What the task requires: Would you please write out the records below exactly as they appear?

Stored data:
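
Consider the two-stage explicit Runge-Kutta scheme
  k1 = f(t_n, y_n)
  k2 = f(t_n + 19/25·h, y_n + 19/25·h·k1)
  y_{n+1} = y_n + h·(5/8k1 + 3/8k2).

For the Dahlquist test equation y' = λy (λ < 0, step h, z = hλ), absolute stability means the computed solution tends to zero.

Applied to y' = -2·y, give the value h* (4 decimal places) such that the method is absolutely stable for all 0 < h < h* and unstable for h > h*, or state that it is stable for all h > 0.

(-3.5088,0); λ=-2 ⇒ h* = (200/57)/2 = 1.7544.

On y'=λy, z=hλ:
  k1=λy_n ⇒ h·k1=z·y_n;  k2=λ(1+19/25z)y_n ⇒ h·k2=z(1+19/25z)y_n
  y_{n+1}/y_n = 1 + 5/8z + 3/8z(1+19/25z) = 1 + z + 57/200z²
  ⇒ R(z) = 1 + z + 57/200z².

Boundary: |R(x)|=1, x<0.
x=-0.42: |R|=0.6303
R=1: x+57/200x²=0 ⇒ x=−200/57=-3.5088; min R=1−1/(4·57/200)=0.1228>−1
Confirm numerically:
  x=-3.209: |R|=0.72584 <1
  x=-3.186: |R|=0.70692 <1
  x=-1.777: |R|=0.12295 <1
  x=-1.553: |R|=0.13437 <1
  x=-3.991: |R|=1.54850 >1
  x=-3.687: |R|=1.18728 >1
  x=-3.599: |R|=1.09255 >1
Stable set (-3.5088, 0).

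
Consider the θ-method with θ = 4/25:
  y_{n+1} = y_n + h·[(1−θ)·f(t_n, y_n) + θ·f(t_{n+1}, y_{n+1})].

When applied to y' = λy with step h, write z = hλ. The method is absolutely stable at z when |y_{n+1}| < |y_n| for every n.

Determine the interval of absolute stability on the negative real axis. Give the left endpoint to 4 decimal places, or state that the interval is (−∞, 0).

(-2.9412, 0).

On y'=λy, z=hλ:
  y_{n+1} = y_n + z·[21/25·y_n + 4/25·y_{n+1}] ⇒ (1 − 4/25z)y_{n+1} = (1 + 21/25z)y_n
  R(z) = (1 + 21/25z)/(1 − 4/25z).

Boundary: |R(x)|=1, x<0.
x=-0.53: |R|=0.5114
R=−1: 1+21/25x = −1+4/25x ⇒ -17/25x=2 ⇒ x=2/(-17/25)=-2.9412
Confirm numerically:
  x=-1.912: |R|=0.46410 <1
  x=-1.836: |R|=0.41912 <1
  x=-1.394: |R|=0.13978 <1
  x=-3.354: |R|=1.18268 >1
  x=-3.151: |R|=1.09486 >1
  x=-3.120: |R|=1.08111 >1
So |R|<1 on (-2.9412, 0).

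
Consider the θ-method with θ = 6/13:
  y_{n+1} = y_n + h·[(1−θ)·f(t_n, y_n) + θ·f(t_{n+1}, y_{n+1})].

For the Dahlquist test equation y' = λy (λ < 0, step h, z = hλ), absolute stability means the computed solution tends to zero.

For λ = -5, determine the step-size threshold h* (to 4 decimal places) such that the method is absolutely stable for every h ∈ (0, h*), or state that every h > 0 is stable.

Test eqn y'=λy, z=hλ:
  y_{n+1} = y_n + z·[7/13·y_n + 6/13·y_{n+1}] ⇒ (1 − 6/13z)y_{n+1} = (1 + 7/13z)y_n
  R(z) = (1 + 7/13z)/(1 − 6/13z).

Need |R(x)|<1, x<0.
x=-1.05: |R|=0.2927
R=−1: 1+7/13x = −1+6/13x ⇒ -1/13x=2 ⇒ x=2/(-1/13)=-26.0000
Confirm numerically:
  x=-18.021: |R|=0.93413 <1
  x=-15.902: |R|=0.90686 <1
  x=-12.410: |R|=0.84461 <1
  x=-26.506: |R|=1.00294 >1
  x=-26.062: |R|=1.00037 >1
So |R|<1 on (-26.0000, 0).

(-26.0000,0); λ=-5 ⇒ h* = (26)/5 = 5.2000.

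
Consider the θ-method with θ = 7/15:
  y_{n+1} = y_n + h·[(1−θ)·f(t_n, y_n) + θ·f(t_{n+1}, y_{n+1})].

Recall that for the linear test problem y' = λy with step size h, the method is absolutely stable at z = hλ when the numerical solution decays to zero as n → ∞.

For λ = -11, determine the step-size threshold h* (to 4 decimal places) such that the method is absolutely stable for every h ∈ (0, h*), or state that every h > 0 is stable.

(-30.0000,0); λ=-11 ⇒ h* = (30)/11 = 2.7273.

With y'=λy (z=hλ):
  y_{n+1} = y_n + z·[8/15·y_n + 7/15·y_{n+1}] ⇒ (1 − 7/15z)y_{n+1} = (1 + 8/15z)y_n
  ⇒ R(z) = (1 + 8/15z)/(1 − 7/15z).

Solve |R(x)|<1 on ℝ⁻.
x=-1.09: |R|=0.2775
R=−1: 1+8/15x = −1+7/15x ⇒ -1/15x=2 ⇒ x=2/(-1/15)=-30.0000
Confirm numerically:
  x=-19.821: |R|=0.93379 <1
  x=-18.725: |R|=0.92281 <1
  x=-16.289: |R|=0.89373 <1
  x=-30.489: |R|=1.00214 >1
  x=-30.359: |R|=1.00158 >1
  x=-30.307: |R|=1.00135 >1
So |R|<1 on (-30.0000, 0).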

Task response:
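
Consider the two-stage explicit Runge-Kutta scheme
  k1 = f(t_n, y_n)
  k2 = f(t_n + 19/25·h, y_n + 19/25·h·k1)
  y_{n+1} = y_n + h·(5/8k1 + 3/8k2).

For the Dahlquist test equation y' = λy (λ < 0, step h, z = hλ), absolute stability means the computed solution tends to zero.

Applied to y' = -2·y, give the value h* (4 decimal places) such that the method is absolutely stable for all 0 < h < h* and unstable for h > h*, or state that it is stable for all h > 0.

(-3.5088,0); λ=-2 ⇒ h* = (200/57)/2 = 1.7544.

On y'=λy, z=hλ:
  k1=λy_n ⇒ h·k1=z·y_n;  k2=λ(1+19/25z)y_n ⇒ h·k2=z(1+19/25z)y_n
  y_{n+1}/y_n = 1 + 5/8z + 3/8z(1+19/25z) = 1 + z + 57/200z²
  ⇒ R(z) = 1 + z + 57/200z².

Boundary: |R(x)|=1, x<0.
x=-0.42: |R|=0.6303
R=1: x+57/200x²=0 ⇒ x=−200/57=-3.5088; min R=1−1/(4·57/200)=0.1228>−1
Confirm numerically:
  x=-3.209: |R|=0.72584 <1
  x=-3.186: |R|=0.70692 <1
  x=-1.777: |R|=0.12295 <1
  x=-1.553: |R|=0.13437 <1
  x=-3.991: |R|=1.54850 >1
  x=-3.687: |R|=1.18728 >1
  x=-3.599: |R|=1.09255 >1
Stable set (-3.5088, 0).

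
Consider the θ-method with θ = 4/25:
  y_{n+1} = y_n + h·[(1−θ)·f(t_n, y_n) + θ·f(t_{n+1}, y_{n+1})].

When applied to y' = λy with step h, write z = hλ. The method is absolutely stable at z when |y_{n+1}| < |y_n| for every n.

Determine the interval of absolute stability on the negative real axis. Give the left endpoint to 4 decimal places, or state that the interval is (−∞, 0).

(-2.9412, 0).

On y'=λy, z=hλ:
  y_{n+1} = y_n + z·[21/25·y_n + 4/25·y_{n+1}] ⇒ (1 − 4/25z)y_{n+1} = (1 + 21/25z)y_n
  R(z) = (1 + 21/25z)/(1 − 4/25z).

Boundary: |R(x)|=1, x<0.
x=-0.53: |R|=0.5114
R=−1: 1+21/25x = −1+4/25x ⇒ -17/25x=2 ⇒ x=2/(-17/25)=-2.9412
Confirm numerically:
  x=-1.912: |R|=0.46410 <1
  x=-1.836: |R|=0.41912 <1
  x=-1.394: |R|=0.13978 <1
  x=-3.354: |R|=1.18268 >1
  x=-3.151: |R|=1.09486 >1
  x=-3.120: |R|=1.08111 >1
So |R|<1 on (-2.9412, 0).

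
Consider the θ-method with θ = 6/13:
  y_{n+1} = y_n + h·[(1−θ)·f(t_n, y_n) + θ·f(t_{n+1}, y_{n+1})].

For the Dahlquist test equation y' = λy (λ < 0, step h, z = hλ), absolute stability means the computed solution tends to zero.

For λ = -5, determine the step-size threshold h* (to 4 decimal places) such that the method is absolutely stable for every h ∈ (0, h*), or state that every h > 0 is stable.

Test eqn y'=λy, z=hλ:
  y_{n+1} = y_n + z·[7/13·y_n + 6/13·y_{n+1}] ⇒ (1 − 6/13z)y_{n+1} = (1 + 7/13z)y_n
  R(z) = (1 + 7/13z)/(1 − 6/13z).

Need |R(x)|<1, x<0.
x=-1.05: |R|=0.2927
R=−1: 1+7/13x = −1+6/13x ⇒ -1/13x=2 ⇒ x=2/(-1/13)=-26.0000
Confirm numerically:
  x=-18.021: |R|=0.93413 <1
  x=-15.902: |R|=0.90686 <1
  x=-12.410: |R|=0.84461 <1
  x=-26.506: |R|=1.00294 >1
  x=-26.062: |R|=1.00037 >1
So |R|<1 on (-26.0000, 0).

(-26.0000,0); λ=-5 ⇒ h* = (26)/5 = 5.2000.

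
Consider the θ-method with θ = 7/15:
  y_{n+1} = y_n + h·[(1−θ)·f(t_n, y_n) + θ·f(t_{n+1}, y_{n+1})].

Recall that for the linear test problem y' = λy with step size h, the method is absolutely stable at z = hλ when the numerical solution decays to zero as n → ∞.

For λ = -11, determine the step-size threshold h* (to 4 decimal places) such that the method is absolutely stable for every h ∈ (0, h*), or state that every h > 0 is stable.

(-30.0000,0); λ=-11 ⇒ h* = (30)/11 = 2.7273.

With y'=λy (z=hλ):
  y_{n+1} = y_n + z·[8/15·y_n + 7/15·y_{n+1}] ⇒ (1 − 7/15z)y_{n+1} = (1 + 8/15z)y_n
  ⇒ R(z) = (1 + 8/15z)/(1 − 7/15z).

Solve |R(x)|<1 on ℝ⁻.
x=-1.09: |R|=0.2775
R=−1: 1+8/15x = −1+7/15x ⇒ -1/15x=2 ⇒ x=2/(-1/15)=-30.0000
Confirm numerically:
  x=-19.821: |R|=0.93379 <1
  x=-18.725: |R|=0.92281 <1
  x=-16.289: |R|=0.89373 <1
  x=-30.489: |R|=1.00214 >1
  x=-30.359: |R|=1.00158 >1
  x=-30.307: |R|=1.00135 >1
So |R|<1 on (-30.0000, 0).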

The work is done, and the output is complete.